(Extracted records)

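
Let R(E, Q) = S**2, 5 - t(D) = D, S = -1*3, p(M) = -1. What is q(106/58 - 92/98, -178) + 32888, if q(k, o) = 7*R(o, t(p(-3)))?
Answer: 32951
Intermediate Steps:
S = -3
t(D) = 5 - D
R(E, Q) = 9 (R(E, Q) = (-3)**2 = 9)
q(k, o) = 63 (q(k, o) = 7*9 = 63)
q(106/58 - 92/98, -178) + 32888 = 63 + 32888 = 32951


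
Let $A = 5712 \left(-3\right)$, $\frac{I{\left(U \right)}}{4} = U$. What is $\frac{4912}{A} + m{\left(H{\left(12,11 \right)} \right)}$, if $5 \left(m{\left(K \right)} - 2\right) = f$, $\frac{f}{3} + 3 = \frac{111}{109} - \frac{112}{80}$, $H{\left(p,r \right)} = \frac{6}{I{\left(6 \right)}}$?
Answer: $- \frac{921184}{2918475} \approx -0.31564$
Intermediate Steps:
$I{\left(U \right)} = 4 U$
$A = -17136$
$H{\left(p,r \right)} = \frac{1}{4}$ ($H{\left(p,r \right)} = \frac{6}{4 \cdot 6} = \frac{6}{24} = 6 \cdot \frac{1}{24} = \frac{1}{4}$)
$f = - \frac{5529}{545}$ ($f = -9 + 3 \left(\frac{111}{109} - \frac{112}{80}\right) = -9 + 3 \left(111 \cdot \frac{1}{109} - \frac{7}{5}\right) = -9 + 3 \left(\frac{111}{109} - \frac{7}{5}\right) = -9 + 3 \left(- \frac{208}{545}\right) = -9 - \frac{624}{545} = - \frac{5529}{545} \approx -10.145$)
$m{\left(K \right)} = - \frac{79}{2725}$ ($m{\left(K \right)} = 2 + \frac{1}{5} \left(- \frac{5529}{545}\right) = 2 - \frac{5529}{2725} = - \frac{79}{2725}$)
$\frac{4912}{A} + m{\left(H{\left(12,11 \right)} \right)} = \frac{4912}{-17136} - \frac{79}{2725} = 4912 \left(- \frac{1}{17136}\right) - \frac{79}{2725} = - \frac{307}{1071} - \frac{79}{2725} = - \frac{921184}{2918475}$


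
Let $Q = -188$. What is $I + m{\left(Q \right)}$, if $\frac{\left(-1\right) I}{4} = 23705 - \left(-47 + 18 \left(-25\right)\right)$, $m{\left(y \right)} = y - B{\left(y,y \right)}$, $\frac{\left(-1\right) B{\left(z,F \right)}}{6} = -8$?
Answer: $-97044$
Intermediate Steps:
$B{\left(z,F \right)} = 48$ ($B{\left(z,F \right)} = \left(-6\right) \left(-8\right) = 48$)
$m{\left(y \right)} = -48 + y$ ($m{\left(y \right)} = y - 48 = -48 + y$)
$I = -96808$ ($I = - 4 \left(23705 - \left(-47 + 18 \left(-25\right)\right)\right) = - 4 \left(23705 - \left(-47 - 450\right)\right) = - 4 \left(23705 - -497\right) = - 4 \left(23705 + 497\right) = \left(-4\right) 24202 = -96808$)
$I + m{\left(Q \right)} = -96808 - 236 = -97044$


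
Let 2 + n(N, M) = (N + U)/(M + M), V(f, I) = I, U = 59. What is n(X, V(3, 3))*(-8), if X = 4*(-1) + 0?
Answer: -172/3 ≈ -57.333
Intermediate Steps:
X = -4 (X = -4 + 0 = -4)
n(N, M) = -2 + (59 + N)/(2*M) (n(N, M) = -2 + (N + 59)/(M + M) = -2 + (59 + N)/((2*M)) = -2 + (59 + N)*(1/(2*M)) = -2 + (59 + N)/(2*M))
n(X, V(3, 3))*(-8) = ((1/2)*(59 - 4 - 4*3)/3)*(-8) = ((1/2)*(1/3)*(59 - 4 - 12))*(-8) = ((1/2)*(1/3)*43)*(-8) = (43/6)*(-8) = -172/3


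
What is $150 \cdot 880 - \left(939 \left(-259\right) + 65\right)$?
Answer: $375136$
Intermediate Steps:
$150 \cdot 880 - \left(939 \left(-259\right) + 65\right) = 132000 - \left(-243201 + 65\right) = 132000 - -243136 = 132000 + 243136 = 375136$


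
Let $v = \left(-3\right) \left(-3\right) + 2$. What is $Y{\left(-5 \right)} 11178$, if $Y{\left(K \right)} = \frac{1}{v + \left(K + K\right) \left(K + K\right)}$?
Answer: $\frac{3726}{37} \approx 100.7$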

(End Extracted records)

Action item:
How many lines in the records above contain the string "What"? State the number and nothing more.

Your solution:
6